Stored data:
□ □ □ □ □ □ □

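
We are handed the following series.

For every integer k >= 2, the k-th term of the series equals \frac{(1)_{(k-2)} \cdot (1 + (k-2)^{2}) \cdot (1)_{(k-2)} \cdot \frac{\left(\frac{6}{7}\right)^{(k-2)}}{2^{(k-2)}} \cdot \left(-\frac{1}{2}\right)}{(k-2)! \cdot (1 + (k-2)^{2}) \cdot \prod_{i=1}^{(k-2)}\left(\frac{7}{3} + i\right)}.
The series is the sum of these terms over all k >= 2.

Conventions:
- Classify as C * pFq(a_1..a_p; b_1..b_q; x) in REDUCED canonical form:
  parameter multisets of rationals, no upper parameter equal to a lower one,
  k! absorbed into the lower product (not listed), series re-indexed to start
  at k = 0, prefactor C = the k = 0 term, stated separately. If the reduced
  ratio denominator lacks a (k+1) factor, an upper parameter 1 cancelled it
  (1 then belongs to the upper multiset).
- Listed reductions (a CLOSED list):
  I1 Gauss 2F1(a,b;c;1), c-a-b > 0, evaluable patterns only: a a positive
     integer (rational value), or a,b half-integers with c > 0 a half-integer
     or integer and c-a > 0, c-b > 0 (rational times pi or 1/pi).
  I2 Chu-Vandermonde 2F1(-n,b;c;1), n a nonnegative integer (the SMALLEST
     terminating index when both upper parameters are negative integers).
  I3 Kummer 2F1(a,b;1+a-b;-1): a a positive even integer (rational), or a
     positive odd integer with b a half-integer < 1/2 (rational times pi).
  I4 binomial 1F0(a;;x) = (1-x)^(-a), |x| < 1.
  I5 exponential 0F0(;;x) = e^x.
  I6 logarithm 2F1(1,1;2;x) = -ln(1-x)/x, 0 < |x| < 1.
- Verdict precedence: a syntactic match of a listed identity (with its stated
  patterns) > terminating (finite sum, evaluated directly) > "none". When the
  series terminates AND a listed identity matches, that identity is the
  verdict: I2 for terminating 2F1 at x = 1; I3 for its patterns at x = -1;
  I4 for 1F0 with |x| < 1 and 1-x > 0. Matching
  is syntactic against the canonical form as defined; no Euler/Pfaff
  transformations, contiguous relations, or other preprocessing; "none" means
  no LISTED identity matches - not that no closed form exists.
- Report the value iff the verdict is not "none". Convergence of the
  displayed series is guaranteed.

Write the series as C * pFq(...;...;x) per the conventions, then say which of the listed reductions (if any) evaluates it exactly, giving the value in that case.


At argument \frac{3}{7}: a 2F1 with upper {1, 1}, lower {\frac{10}{3}}, scaled by C = -\frac{1}{2}. Verdict: none - at argument \frac{3}{7} the multisets {1, 1} ; {\frac{10}{3}} match no listed identity.

First insight: from the first term -\frac{1}{2}: the lower running product (C = -1/2) is a rising factorial.
Term ratio: r(k) = \frac{3}{7} * (k+1) (k+1) / [(k+\frac{10}{3}) (k+1)] - rational in k. x = \frac{3}{7}; t_0 = -\frac{1}{2}; negate the roots.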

□ □ □ □ □ □ □

● **PROBLEM STATEMENT**:
Your answer should consist only of the lines from the one that holds "- Verdict precedence: a" to the end of the entries above, both ends included, each repeated exactly.

● **RESULT OF THE EXERCISE**:
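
- Verdict precedence: a syntactic match of a listed identity (with its stated
  patterns) > terminating (finite sum, evaluated directly) > "none". When the
  series terminates AND a listed identity matches, that identity is the
  verdict: I2 for terminating 2F1 at x = 1; I3 for its patterns at x = -1;
  I4 for 1F0 with |x| < 1 and 1-x > 0. Matching
  is syntactic against the canonical form as defined; no Euler/Pfaff
  transformations, contiguous relations, or other preprocessing; "none" means
  no LISTED identity matches - not that no closed form exists.
- Report the value iff the verdict is not "none". Convergence of the
  displayed series is guaranteed.

Write the series as C * pFq(...;...;x) per the conventions, then say which of the listed reductions (if any) evaluates it exactly, giving the value in that case.


At argument \frac{3}{7}: a 2F1 with upper {1, 1}, lower {\frac{10}{3}}, scaled by C = -\frac{1}{2}. Verdict: none - at argument \frac{3}{7} the multisets {1, 1} ; {\frac{10}{3}} match no listed identity.

First insight: from the first term -\frac{1}{2}: the lower running product (C = -1/2) is a rising factorial.
Term ratio: r(k) = \frac{3}{7} * (k+1) (k+1) / [(k+\frac{10}{3}) (k+1)] - rational in k. x = \frac{3}{7}; t_0 = -\frac{1}{2}; negate the roots.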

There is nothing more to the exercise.